#### EXERCISE OBJECTIVE
Write out the data below in full, please. Keep every character as given.
>>>>>
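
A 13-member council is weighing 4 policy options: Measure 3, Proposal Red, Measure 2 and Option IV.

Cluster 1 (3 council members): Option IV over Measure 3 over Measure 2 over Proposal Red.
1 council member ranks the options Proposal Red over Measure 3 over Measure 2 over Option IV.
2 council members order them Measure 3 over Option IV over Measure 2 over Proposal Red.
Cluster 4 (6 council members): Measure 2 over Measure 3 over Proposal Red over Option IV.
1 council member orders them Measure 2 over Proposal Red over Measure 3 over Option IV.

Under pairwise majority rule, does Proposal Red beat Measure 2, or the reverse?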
<<<<<
#### RESULT FOR THIS EXERCISE
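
A 13-member council is weighing 4 policy options: Measure 3, Proposal Red, Measure 2 and Option IV.

Cluster 1 (3 council members): Option IV over Measure 3 over Measure 2 over Proposal Red.
1 council member ranks the options Proposal Red over Measure 3 over Measure 2 over Option IV.
2 council members order them Measure 3 over Option IV over Measure 2 over Proposal Red.
Cluster 4 (6 council members): Measure 2 over Measure 3 over Proposal Red over Option IV.
1 council member orders them Measure 2 over Proposal Red over Measure 3 over Option IV.

Under pairwise majority rule, does Proposal Red beat Measure 2, or the reverse?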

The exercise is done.